Work task = Replicate the data exactly, every line included.

Data for this task =

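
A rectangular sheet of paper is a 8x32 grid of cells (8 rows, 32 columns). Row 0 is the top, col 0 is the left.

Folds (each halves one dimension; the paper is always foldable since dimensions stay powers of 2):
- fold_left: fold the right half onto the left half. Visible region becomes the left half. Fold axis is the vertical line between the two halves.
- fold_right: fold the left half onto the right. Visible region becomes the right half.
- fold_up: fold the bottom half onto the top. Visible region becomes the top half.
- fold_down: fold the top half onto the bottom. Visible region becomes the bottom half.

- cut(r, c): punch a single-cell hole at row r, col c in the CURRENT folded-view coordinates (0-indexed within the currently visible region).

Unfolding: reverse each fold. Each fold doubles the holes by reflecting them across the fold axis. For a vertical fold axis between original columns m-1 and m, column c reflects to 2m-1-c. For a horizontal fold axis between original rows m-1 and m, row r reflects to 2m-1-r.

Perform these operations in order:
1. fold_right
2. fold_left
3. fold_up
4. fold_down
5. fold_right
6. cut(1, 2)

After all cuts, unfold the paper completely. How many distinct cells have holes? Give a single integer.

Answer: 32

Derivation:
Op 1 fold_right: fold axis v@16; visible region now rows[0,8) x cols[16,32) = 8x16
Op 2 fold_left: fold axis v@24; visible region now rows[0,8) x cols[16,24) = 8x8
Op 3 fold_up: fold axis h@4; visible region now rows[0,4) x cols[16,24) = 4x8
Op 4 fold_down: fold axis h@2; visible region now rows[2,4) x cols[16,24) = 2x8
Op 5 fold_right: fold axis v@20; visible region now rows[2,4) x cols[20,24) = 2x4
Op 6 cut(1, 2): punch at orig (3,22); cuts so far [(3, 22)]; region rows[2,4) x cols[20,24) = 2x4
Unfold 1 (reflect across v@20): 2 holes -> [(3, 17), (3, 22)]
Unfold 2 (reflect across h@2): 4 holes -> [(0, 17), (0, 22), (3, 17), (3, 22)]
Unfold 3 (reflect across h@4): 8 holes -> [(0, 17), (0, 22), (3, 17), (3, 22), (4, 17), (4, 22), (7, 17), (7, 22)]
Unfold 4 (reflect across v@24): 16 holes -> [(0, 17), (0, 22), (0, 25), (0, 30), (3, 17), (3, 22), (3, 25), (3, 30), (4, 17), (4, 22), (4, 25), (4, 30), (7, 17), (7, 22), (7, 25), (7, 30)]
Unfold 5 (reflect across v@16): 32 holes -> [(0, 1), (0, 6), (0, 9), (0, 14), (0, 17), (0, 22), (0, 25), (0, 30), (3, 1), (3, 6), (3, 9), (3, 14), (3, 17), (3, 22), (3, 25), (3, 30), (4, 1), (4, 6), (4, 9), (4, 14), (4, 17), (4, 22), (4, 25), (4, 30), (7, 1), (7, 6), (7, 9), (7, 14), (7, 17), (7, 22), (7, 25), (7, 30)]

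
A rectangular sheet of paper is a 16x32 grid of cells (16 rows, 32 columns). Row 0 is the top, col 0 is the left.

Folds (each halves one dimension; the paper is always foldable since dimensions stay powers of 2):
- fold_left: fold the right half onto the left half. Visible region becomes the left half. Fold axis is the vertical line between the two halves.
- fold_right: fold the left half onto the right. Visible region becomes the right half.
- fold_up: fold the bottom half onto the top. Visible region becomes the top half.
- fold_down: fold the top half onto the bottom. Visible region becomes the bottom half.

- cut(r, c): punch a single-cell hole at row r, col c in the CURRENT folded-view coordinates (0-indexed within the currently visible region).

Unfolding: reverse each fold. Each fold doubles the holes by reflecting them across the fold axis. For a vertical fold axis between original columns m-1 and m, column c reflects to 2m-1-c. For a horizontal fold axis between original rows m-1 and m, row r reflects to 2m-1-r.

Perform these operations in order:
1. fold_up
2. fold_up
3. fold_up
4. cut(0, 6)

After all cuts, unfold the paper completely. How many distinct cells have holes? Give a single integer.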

Result =
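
A rectangular sheet of paper is a 8x32 grid of cells (8 rows, 32 columns). Row 0 is the top, col 0 is the left.

Folds (each halves one dimension; the paper is always foldable since dimensions stay powers of 2):
- fold_left: fold the right half onto the left half. Visible region becomes the left half. Fold axis is the vertical line between the two halves.
- fold_right: fold the left half onto the right. Visible region becomes the right half.
- fold_up: fold the bottom half onto the top. Visible region becomes the top half.
- fold_down: fold the top half onto the bottom. Visible region becomes the bottom half.

- cut(r, c): punch a single-cell hole at row r, col c in the CURRENT folded-view coordinates (0-indexed within the currently visible region).

Unfolding: reverse each fold. Each fold doubles the holes by reflecting them across the fold axis. For a vertical fold axis between original columns m-1 and m, column c reflects to 2m-1-c. For a horizontal fold axis between original rows m-1 and m, row r reflects to 2m-1-r.

Perform these operations in order:
1. fold_right
2. fold_left
3. fold_up
4. fold_down
5. fold_right
6. cut(1, 2)

After all cuts, unfold the paper completely. How many distinct cells have holes? Give a single integer.

Answer: 32

Derivation:
Op 1 fold_right: fold axis v@16; visible region now rows[0,8) x cols[16,32) = 8x16
Op 2 fold_left: fold axis v@24; visible region now rows[0,8) x cols[16,24) = 8x8
Op 3 fold_up: fold axis h@4; visible region now rows[0,4) x cols[16,24) = 4x8
Op 4 fold_down: fold axis h@2; visible region now rows[2,4) x cols[16,24) = 2x8
Op 5 fold_right: fold axis v@20; visible region now rows[2,4) x cols[20,24) = 2x4
Op 6 cut(1, 2): punch at orig (3,22); cuts so far [(3, 22)]; region rows[2,4) x cols[20,24) = 2x4
Unfold 1 (reflect across v@20): 2 holes -> [(3, 17), (3, 22)]
Unfold 2 (reflect across h@2): 4 holes -> [(0, 17), (0, 22), (3, 17), (3, 22)]
Unfold 3 (reflect across h@4): 8 holes -> [(0, 17), (0, 22), (3, 17), (3, 22), (4, 17), (4, 22), (7, 17), (7, 22)]
Unfold 4 (reflect across v@24): 16 holes -> [(0, 17), (0, 22), (0, 25), (0, 30), (3, 17), (3, 22), (3, 25), (3, 30), (4, 17), (4, 22), (4, 25), (4, 30), (7, 17), (7, 22), (7, 25), (7, 30)]
Unfold 5 (reflect across v@16): 32 holes -> [(0, 1), (0, 6), (0, 9), (0, 14), (0, 17), (0, 22), (0, 25), (0, 30), (3, 1), (3, 6), (3, 9), (3, 14), (3, 17), (3, 22), (3, 25), (3, 30), (4, 1), (4, 6), (4, 9), (4, 14), (4, 17), (4, 22), (4, 25), (4, 30), (7, 1), (7, 6), (7, 9), (7, 14), (7, 17), (7, 22), (7, 25), (7, 30)]

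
A rectangular sheet of paper is a 16x32 grid of cells (16 rows, 32 columns). Row 0 is the top, col 0 is the left.

Folds (each halves one dimension; the paper is always foldable since dimensions stay powers of 2):
- fold_left: fold the right half onto the left half. Visible region becomes the left half. Fold axis is the vertical line between the two halves.
- fold_right: fold the left half onto the right. Visible region becomes the right half.
- fold_up: fold the bottom half onto the top. Visible region becomes the top half.
- fold_down: fold the top half onto the bottom. Visible region becomes the bottom half.

- cut(r, c): punch a single-cell hole at row r, col c in the CURRENT folded-view coordinates (0-indexed within the currently visible region).

Unfolding: reverse each fold. Each fold doubles the holes by reflecting them across the fold axis. For a vertical fold axis between original columns m-1 and m, column c reflects to 2m-1-c. For a horizontal fold axis between original rows m-1 and m, row r reflects to 2m-1-r.

Perform these operations in order:
1. fold_up
2. fold_up
3. fold_up
4. cut(0, 6)

After all cuts, unfold the paper completely. How many distinct cells have holes? Give a single integer.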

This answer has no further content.